What is required »
Only an exact repetition of the entries counts as an answer.

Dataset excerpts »
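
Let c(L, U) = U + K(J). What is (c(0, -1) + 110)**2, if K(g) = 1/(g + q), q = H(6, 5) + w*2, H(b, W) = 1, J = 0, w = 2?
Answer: 298116/25 ≈ 11925.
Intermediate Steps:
q = 5 (q = 1 + 2*2 = 1 + 4 = 5)
K(g) = 1/(5 + g) (K(g) = 1/(g + 5) = 1/(5 + g))
c(L, U) = 1/5 + U (c(L, U) = U + 1/(5 + 0) = U + 1/5 = 1/5 + U)
(c(0, -1) + 110)**2 = ((1/5 - 1) + 110)**2 = (-4/5 + 110)**2 = (546/5)**2 = 298116/25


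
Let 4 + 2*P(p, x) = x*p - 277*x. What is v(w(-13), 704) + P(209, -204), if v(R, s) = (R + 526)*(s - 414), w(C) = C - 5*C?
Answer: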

Written solution »
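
Let c(L, U) = U + K(J). What is (c(0, -1) + 110)**2, if K(g) = 1/(g + q), q = H(6, 5) + w*2, H(b, W) = 1, J = 0, w = 2?
Answer: 298116/25 ≈ 11925.
Intermediate Steps:
q = 5 (q = 1 + 2*2 = 1 + 4 = 5)
K(g) = 1/(5 + g) (K(g) = 1/(g + 5) = 1/(5 + g))
c(L, U) = 1/5 + U (c(L, U) = U + 1/(5 + 0) = U + 1/5 = 1/5 + U)
(c(0, -1) + 110)**2 = ((1/5 - 1) + 110)**2 = (-4/5 + 110)**2 = (546/5)**2 = 298116/25


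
Let 4 + 2*P(p, x) = x*p - 277*x. What is v(w(-13), 704) + P(209, -204), if v(R, s) = (R + 526)*(s - 414), w(C) = C - 5*C?
Answer: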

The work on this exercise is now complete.